• Directions:
When copying the data, keep every line exactly the same.

• Records supplied:
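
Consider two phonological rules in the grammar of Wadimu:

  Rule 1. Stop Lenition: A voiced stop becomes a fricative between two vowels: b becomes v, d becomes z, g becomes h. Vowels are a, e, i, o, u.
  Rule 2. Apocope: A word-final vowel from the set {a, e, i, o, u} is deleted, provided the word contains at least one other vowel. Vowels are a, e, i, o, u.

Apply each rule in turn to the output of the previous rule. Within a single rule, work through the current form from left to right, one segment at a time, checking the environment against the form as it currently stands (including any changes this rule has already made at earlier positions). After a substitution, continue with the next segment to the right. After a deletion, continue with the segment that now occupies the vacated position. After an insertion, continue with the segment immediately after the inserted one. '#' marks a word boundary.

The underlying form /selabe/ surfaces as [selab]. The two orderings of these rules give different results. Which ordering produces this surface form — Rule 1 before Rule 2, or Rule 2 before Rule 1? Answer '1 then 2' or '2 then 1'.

Order 1 then 2:
  1 Stop Lenition: [selabe] → [selave]
  2 Apocope: [selave] → [selav]
  result: [selav]
Order 2 then 1:
  2 Apocope: [selabe] → [selab]
  1 Stop Lenition: no change — [selab]
  result: [selab]

2 then 1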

• Final answer:
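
Consider two phonological rules in the grammar of Wadimu:

  Rule 1. Stop Lenition: A voiced stop becomes a fricative between two vowels: b becomes v, d becomes z, g becomes h. Vowels are a, e, i, o, u.
  Rule 2. Apocope: A word-final vowel from the set {a, e, i, o, u} is deleted, provided the word contains at least one other vowel. Vowels are a, e, i, o, u.

Apply each rule in turn to the output of the previous rule. Within a single rule, work through the current form from left to right, one segment at a time, checking the environment against the form as it currently stands (including any changes this rule has already made at earlier positions). After a substitution, continue with the next segment to the right. After a deletion, continue with the segment that now occupies the vacated position. After an insertion, continue with the segment immediately after the inserted one. '#' marks a word boundary.

The underlying form /selabe/ surfaces as [selab]. The two orderings of these rules give different results. Which ordering produces this surface form — Rule 1 before Rule 2, or Rule 2 before Rule 1? Answer '1 then 2' or '2 then 1'.

Order 1 then 2:
  1 Stop Lenition: [selabe] → [selave]
  2 Apocope: [selave] → [selav]
  result: [selav]
Order 2 then 1:
  2 Apocope: [selabe] → [selab]
  1 Stop Lenition: no change — [selab]
  result: [selab]

2 then 1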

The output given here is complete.